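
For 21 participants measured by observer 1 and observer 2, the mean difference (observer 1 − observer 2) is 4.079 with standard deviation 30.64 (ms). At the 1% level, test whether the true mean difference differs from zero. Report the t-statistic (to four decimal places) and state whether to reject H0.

H0: μ_d = 0; H1: μ_d ≠ 0 (paired t-test on the differences, two-sided).
t = d̄/(s_d/√n) = 4.079/(30.64/√21) = 0.6101
df = n − 1 = 20
Two-sided p-value ≈ 0.5487
Since p ≈ 0.5487 > α = 0.01, fail to reject H0; the data do not provide sufficient evidence against H0.

t = 0.6101; fail to reject H0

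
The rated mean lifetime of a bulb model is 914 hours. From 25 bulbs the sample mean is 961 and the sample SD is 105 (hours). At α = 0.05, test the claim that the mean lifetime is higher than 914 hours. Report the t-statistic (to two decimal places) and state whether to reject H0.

t = 2.24; reject H0

H0: μ = 914; H1: μ > 914 (one-sample t-test, right-tailed).
t = (x̄ − μ₀)/(s/√n) = (961 − 914)/(105/√25) = 2.24
df = n − 1 = 24
p-value = P(T ≥ 2.24) ≈ 0.017
Since p ≈ 0.017 < α = 0.05, reject H0; the data support H1.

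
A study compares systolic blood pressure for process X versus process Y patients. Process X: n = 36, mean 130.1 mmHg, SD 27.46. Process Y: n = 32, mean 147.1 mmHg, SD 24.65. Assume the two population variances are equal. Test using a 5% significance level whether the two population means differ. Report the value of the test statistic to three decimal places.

-2.673

Let group 1 = process X, group 2 = process Y. H0: μ_1 = μ_2; H1: μ_1 ≠ μ_2 (two-sample pooled-variance t-test, two-sided).
s_p² = [(36−1)·27.46² + (32−1)·24.65²]/(36+32−2) = 685.274
t = (130.1 − 147.1)/√[685.274·(1/36 + 1/32)] = -2.673
df = n₁ + n₂ − 2 = 66
Two-sided p-value ≈ 0.0095
Since p ≈ 0.0095 < α = 0.05, reject H0; the data support H1.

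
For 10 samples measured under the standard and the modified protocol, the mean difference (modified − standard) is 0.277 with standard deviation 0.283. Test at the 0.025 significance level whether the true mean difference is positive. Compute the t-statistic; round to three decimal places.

H0: μ_d = 0; H1: μ_d > 0 (paired t-test on the differences, right-tailed).
t = d̄/(s_d/√n) = 0.277/(0.283/√10) = 3.095
df = n − 1 = 9
p-value = P(T ≥ 3.095) ≈ 0.0064
Since p ≈ 0.0064 < α = 0.025, reject H0; the evidence is statistically significant.

3.095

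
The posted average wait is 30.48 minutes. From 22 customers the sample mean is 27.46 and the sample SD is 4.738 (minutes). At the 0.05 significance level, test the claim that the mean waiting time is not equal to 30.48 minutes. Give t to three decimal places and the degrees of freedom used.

t = -2.990, df = 21

H0: μ = 30.48; H1: μ ≠ 30.48 (one-sample t-test, two-sided).
t = (x̄ − μ₀)/(s/√n) = (27.46 − 30.48)/(4.738/√22) = -2.990
df = n − 1 = 21
Two-sided p-value ≈ 0.0070
Since p ≈ 0.0070 < α = 0.05, reject H0; the data support H1.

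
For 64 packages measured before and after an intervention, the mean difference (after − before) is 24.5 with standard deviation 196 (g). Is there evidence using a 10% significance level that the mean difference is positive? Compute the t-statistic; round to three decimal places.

H0: μ_d = 0; H1: μ_d > 0 (paired t-test on the differences, right-tailed).
t = d̄/(s_d/√n) = 24.5/(196/√64) = 1.000
df = n − 1 = 63
p-value = P(T ≥ 1.000) ≈ 0.1606
Since p ≈ 0.1606 > α = 0.1, fail to reject H0; the data do not provide sufficient evidence against H0.

1.000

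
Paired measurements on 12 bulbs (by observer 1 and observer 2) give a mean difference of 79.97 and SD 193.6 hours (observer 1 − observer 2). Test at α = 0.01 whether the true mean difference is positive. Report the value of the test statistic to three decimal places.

1.431

H0: μ_d = 0; H1: μ_d > 0 (paired t-test on the differences, right-tailed).
t = d̄/(s_d/√n) = 79.97/(193.6/√12) = 1.431
df = n − 1 = 11
p-value = P(T ≥ 1.431) ≈ 0.0901
Since p ≈ 0.0901 > α = 0.01, fail to reject H0; the data do not provide sufficient evidence against H0.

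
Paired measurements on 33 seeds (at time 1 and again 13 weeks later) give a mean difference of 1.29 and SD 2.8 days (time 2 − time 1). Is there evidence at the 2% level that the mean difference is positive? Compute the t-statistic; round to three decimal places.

H0: μ_d = 0; H1: μ_d > 0 (paired t-test on the differences, right-tailed).
t = d̄/(s_d/√n) = 1.29/(2.8/√33) = 2.647
df = n − 1 = 32
p-value = P(T ≥ 2.647) ≈ 0.0063
Since p ≈ 0.0063 < α = 0.02, reject H0; the data support H1.

2.647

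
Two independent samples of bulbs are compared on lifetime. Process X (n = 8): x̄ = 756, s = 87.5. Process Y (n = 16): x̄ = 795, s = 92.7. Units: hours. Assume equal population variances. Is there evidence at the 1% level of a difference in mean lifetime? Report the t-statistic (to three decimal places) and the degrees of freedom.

t = -0.989, df = 22

Let group 1 = process X, group 2 = process Y. H0: μ_1 = μ_2; H1: μ_1 ≠ μ_2 (two-sample pooled-variance t-test, two-sided).
s_p² = [(8−1)·87.5² + (16−1)·92.7²]/(8+16−2) = 8295.14
t = (756 − 795)/√[8295.14·(1/8 + 1/16)] = -0.989
df = n₁ + n₂ − 2 = 22
Two-sided p-value ≈ 0.3335
Since p ≈ 0.3335 > α = 0.01, fail to reject H0; the evidence is not statistically significant.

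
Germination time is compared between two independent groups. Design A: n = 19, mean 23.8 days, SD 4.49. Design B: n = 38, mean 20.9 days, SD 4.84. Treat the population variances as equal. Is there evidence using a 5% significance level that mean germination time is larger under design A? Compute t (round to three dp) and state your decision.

Let group 1 = design A, group 2 = design B. H0: μ_1 = μ_2; H1: μ_1 > μ_2 (two-sample pooled-variance t-test, right-tailed).
s_p² = [(19−1)·4.49² + (38−1)·4.84²]/(19+38−2) = 22.3569
t = (23.8 − 20.9)/√[22.3569·(1/19 + 1/38)] = 2.183
df = n₁ + n₂ − 2 = 55
p-value = P(T ≥ 2.183) ≈ 0.017
Since p ≈ 0.017 < α = 0.05, reject H0; the evidence is statistically significant.

t = 2.183; reject H0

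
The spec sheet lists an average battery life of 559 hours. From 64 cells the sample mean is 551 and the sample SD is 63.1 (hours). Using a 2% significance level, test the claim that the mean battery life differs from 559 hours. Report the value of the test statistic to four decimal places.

H0: μ = 559; H1: μ ≠ 559 (one-sample t-test, two-sided).
t = (x̄ − μ₀)/(s/√n) = (551 − 559)/(63.1/√64) = -1.0143
df = n − 1 = 63
Two-sided p-value ≈ 0.3143
Since p ≈ 0.3143 > α = 0.02, fail to reject H0; the evidence is not statistically significant.

-1.0143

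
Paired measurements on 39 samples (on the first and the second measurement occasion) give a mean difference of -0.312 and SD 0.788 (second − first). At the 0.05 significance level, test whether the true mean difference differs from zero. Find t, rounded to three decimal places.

H0: μ_d = 0; H1: μ_d ≠ 0 (paired t-test on the differences, two-sided).
t = d̄/(s_d/√n) = -0.312/(0.788/√39) = -2.473
df = n − 1 = 38
Two-sided p-value ≈ 0.018
Since p ≈ 0.018 < α = 0.05, reject H0; the evidence is statistically significant.

-2.473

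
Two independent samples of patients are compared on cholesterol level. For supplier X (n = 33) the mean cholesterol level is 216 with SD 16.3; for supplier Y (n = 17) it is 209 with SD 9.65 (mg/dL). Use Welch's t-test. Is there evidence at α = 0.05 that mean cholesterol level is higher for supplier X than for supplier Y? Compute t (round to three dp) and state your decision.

t = 1.903; reject H0

Let group 1 = supplier X, group 2 = supplier Y. H0: μ_1 = μ_2; H1: μ_1 > μ_2 (Welch's two-sample t-test, right-tailed).
t = (x̄_1 − x̄_2)/√(s_1²/n_1 + s_2²/n_2) = (216 − 209)/√(16.3²/33 + 9.65²/17) = 1.903
Welch–Satterthwaite df ≈ 46.92
p-value = P(T ≥ 1.903) ≈ 0.032
Since p ≈ 0.032 < α = 0.05, reject H0; the evidence is statistically significant.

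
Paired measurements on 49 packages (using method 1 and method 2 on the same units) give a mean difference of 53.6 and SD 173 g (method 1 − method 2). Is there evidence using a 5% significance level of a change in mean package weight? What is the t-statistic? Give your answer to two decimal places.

2.17

H0: μ_d = 0; H1: μ_d ≠ 0 (paired t-test on the differences, two-sided).
t = d̄/(s_d/√n) = 53.6/(173/√49) = 2.17
df = n − 1 = 48
Two-sided p-value ≈ 0.035
Since p ≈ 0.035 < α = 0.05, reject H0; the data support H1.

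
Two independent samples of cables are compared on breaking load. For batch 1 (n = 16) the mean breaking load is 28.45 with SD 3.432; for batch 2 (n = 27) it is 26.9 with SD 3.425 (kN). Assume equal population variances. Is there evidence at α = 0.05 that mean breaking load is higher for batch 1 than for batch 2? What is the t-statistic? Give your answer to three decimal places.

Let group 1 = batch 1, group 2 = batch 2. H0: μ_1 = μ_2; H1: μ_1 > μ_2 (two-sample pooled-variance t-test, right-tailed).
s_p² = [(16−1)·3.432² + (27−1)·3.425²]/(16+27−2) = 11.7482
t = (28.45 − 26.9)/√[11.7482·(1/16 + 1/27)] = 1.433
df = n₁ + n₂ − 2 = 41
p-value = P(T ≥ 1.433) ≈ 0.080
Since p ≈ 0.080 > α = 0.05, fail to reject H0; the evidence is not statistically significant.

1.433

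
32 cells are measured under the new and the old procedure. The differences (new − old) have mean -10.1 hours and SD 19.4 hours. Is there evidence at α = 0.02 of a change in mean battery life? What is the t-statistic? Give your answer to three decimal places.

-2.945

H0: μ_d = 0; H1: μ_d ≠ 0 (paired t-test on the differences, two-sided).
t = d̄/(s_d/√n) = -10.1/(19.4/√32) = -2.945
df = n − 1 = 31
Two-sided p-value ≈ 0.006
Since p ≈ 0.006 < α = 0.02, reject H0; the data support H1.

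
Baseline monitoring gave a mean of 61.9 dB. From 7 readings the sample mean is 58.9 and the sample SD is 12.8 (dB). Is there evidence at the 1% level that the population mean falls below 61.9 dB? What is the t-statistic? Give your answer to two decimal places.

-0.62

H0: μ = 61.9; H1: μ < 61.9 (one-sample t-test, left-tailed).
t = (x̄ − μ₀)/(s/√n) = (58.9 − 61.9)/(12.8/√7) = -0.62
df = n − 1 = 6
p-value = P(T ≤ -0.62) ≈ 0.279
Since p ≈ 0.279 > α = 0.01, fail to reject H0; the data do not provide sufficient evidence against H0.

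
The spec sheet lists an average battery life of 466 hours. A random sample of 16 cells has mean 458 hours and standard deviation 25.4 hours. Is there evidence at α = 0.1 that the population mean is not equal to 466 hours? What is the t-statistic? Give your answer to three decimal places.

H0: μ = 466; H1: μ ≠ 466 (one-sample t-test, two-sided).
t = (x̄ − μ₀)/(s/√n) = (458 − 466)/(25.4/√16) = -1.260
df = n − 1 = 15
Two-sided p-value ≈ 0.2270
Since p ≈ 0.2270 > α = 0.1, fail to reject H0; the data do not provide sufficient evidence against H0.

-1.260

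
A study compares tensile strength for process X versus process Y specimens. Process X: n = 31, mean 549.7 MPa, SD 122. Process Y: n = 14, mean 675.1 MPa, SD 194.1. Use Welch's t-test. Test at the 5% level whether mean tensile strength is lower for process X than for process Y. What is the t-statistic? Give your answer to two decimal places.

Let group 1 = process X, group 2 = process Y. H0: μ_1 = μ_2; H1: μ_1 < μ_2 (Welch's two-sample t-test, left-tailed).
t = (x̄_1 − x̄_2)/√(s_1²/n_1 + s_2²/n_2) = (549.7 − 675.1)/√(122²/31 + 194.1²/14) = -2.23
Welch–Satterthwaite df ≈ 17.81
p-value = P(T ≤ -2.23) ≈ 0.020
Since p ≈ 0.020 < α = 0.05, reject H0; the evidence is statistically significant.

-2.23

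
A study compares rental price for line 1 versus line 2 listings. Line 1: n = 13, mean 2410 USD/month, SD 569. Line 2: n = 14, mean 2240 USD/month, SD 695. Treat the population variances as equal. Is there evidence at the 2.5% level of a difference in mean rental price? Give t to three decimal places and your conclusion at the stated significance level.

t = 0.692; fail to reject H0

Let group 1 = line 1, group 2 = line 2. H0: μ_1 = μ_2; H1: μ_1 ≠ μ_2 (two-sample pooled-variance t-test, two-sided).
s_p² = [(13−1)·569² + (14−1)·695²]/(13+14−2) = 406578
t = (2410 − 2240)/√[406578·(1/13 + 1/14)] = 0.692
df = n₁ + n₂ − 2 = 25
Two-sided p-value ≈ 0.4952
Since p ≈ 0.4952 > α = 0.025, fail to reject H0; the evidence is not statistically significant.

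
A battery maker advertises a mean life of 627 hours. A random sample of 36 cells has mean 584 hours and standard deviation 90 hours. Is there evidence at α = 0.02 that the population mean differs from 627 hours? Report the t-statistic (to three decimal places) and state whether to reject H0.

t = -2.867; reject H0

H0: μ = 627; H1: μ ≠ 627 (one-sample t-test, two-sided).
t = (x̄ − μ₀)/(s/√n) = (584 − 627)/(90/√36) = -2.867
df = n − 1 = 35
Two-sided p-value ≈ 0.0070
Since p ≈ 0.0070 < α = 0.02, reject H0; the data support H1.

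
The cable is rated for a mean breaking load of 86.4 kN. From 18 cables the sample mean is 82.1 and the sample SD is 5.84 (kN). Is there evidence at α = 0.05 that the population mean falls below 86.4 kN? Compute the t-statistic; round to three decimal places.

H0: μ = 86.4; H1: μ < 86.4 (one-sample t-test, left-tailed).
t = (x̄ − μ₀)/(s/√n) = (82.1 − 86.4)/(5.84/√18) = -3.124
df = n − 1 = 17
p-value = P(T ≤ -3.124) ≈ 0.0031
Since p ≈ 0.0031 < α = 0.05, reject H0; the evidence is statistically significant.

-3.124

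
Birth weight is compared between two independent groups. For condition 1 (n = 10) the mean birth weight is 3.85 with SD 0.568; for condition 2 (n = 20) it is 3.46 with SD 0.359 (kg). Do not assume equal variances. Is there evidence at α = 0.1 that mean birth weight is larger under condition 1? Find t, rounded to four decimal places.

Let group 1 = condition 1, group 2 = condition 2. H0: μ_1 = μ_2; H1: μ_1 > μ_2 (Welch's two-sample t-test, right-tailed).
t = (x̄_1 − x̄_2)/√(s_1²/n_1 + s_2²/n_2) = (3.85 − 3.46)/√(0.568²/10 + 0.359²/20) = 1.9823
Welch–Satterthwaite df ≈ 12.71
p-value = P(T ≥ 1.9823) ≈ 0.0347
Since p ≈ 0.0347 < α = 0.1, reject H0; the data support H1.

1.9823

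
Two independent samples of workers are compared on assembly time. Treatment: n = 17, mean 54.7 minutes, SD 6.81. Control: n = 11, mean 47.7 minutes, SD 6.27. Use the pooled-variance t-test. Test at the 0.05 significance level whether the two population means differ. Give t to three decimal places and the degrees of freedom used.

t = 2.738, df = 26

Let group 1 = treatment, group 2 = control. H0: μ_1 = μ_2; H1: μ_1 ≠ μ_2 (two-sample pooled-variance t-test, two-sided).
s_p² = [(17−1)·6.81² + (11−1)·6.27²]/(17+11−2) = 43.6595
t = (54.7 − 47.7)/√[43.6595·(1/17 + 1/11)] = 2.738
df = n₁ + n₂ − 2 = 26
Two-sided p-value ≈ 0.0110
Since p ≈ 0.0110 < α = 0.05, reject H0; the data support H1.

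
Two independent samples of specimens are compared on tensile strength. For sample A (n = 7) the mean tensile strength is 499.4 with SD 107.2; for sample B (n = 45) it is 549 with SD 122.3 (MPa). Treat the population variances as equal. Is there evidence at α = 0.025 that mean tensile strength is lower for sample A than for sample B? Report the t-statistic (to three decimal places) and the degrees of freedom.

t = -1.012, df = 50

Let group 1 = sample A, group 2 = sample B. H0: μ_1 = μ_2; H1: μ_1 < μ_2 (two-sample pooled-variance t-test, left-tailed).
s_p² = [(7−1)·107.2² + (45−1)·122.3²]/(7+45−2) = 14541.4
t = (499.4 − 549)/√[14541.4·(1/7 + 1/45)] = -1.012
df = n₁ + n₂ − 2 = 50
p-value = P(T ≤ -1.012) ≈ 0.1581
Since p ≈ 0.1581 > α = 0.025, fail to reject H0; the evidence is not statistically significant.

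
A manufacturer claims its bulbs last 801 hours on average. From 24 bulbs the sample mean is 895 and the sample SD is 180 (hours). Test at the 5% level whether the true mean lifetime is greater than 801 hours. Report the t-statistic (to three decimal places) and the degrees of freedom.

H0: μ = 801; H1: μ > 801 (one-sample t-test, right-tailed).
t = (x̄ − μ₀)/(s/√n) = (895 − 801)/(180/√24) = 2.558
df = n − 1 = 23
p-value = P(T ≥ 2.558) ≈ 0.009
Since p ≈ 0.009 < α = 0.05, reject H0; the data support H1.

t = 2.558, df = 23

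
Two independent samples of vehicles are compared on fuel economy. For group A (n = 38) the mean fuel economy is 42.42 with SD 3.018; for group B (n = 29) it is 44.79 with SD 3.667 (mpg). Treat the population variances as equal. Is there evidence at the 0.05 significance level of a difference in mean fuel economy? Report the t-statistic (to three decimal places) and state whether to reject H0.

t = -2.901; reject H0

Let group 1 = group A, group 2 = group B. H0: μ_1 = μ_2; H1: μ_1 ≠ μ_2 (two-sample pooled-variance t-test, two-sided).
s_p² = [(38−1)·3.018² + (29−1)·3.667²]/(38+29−2) = 10.9772
t = (42.42 − 44.79)/√[10.9772·(1/38 + 1/29)] = -2.901
df = n₁ + n₂ − 2 = 65
Two-sided p-value ≈ 0.0051
Since p ≈ 0.0051 < α = 0.05, reject H0; the data support H1.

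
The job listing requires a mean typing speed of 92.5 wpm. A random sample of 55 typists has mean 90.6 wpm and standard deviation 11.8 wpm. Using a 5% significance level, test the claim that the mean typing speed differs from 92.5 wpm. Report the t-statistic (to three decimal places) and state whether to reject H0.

H0: μ = 92.5; H1: μ ≠ 92.5 (one-sample t-test, two-sided).
t = (x̄ − μ₀)/(s/√n) = (90.6 − 92.5)/(11.8/√55) = -1.194
df = n − 1 = 54
Two-sided p-value ≈ 0.2376
Since p ≈ 0.2376 > α = 0.05, fail to reject H0; the evidence is not statistically significant.

t = -1.194; fail to reject H0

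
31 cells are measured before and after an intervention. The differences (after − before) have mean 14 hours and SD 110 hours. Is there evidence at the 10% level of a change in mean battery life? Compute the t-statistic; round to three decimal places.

H0: μ_d = 0; H1: μ_d ≠ 0 (paired t-test on the differences, two-sided).
t = d̄/(s_d/√n) = 14/(110/√31) = 0.709
df = n − 1 = 30
Two-sided p-value ≈ 0.4840
Since p ≈ 0.4840 > α = 0.1, fail to reject H0; the evidence is not statistically significant.

0.709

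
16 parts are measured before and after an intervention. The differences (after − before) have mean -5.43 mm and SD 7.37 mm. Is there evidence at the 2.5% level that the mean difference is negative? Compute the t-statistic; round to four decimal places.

-2.9471

H0: μ_d = 0; H1: μ_d < 0 (paired t-test on the differences, left-tailed).
t = d̄/(s_d/√n) = -5.43/(7.37/√16) = -2.9471
df = n − 1 = 15
p-value = P(T ≤ -2.9471) ≈ 0.0050
Since p ≈ 0.0050 < α = 0.025, reject H0; the evidence is statistically significant.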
- - -
From the line containing "16 parts are" through the last line of the records above, reproduce every line exactly.

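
16 parts are measured before and after an intervention. The differences (after − before) have mean -5.43 mm and SD 7.37 mm. Is there evidence at the 2.5% level that the mean difference is negative? Compute the t-statistic; round to four decimal places.

-2.9471

H0: μ_d = 0; H1: μ_d < 0 (paired t-test on the differences, left-tailed).
t = d̄/(s_d/√n) = -5.43/(7.37/√16) = -2.9471
df = n − 1 = 15
p-value = P(T ≤ -2.9471) ≈ 0.0050
Since p ≈ 0.0050 < α = 0.025, reject H0; the evidence is statistically significant.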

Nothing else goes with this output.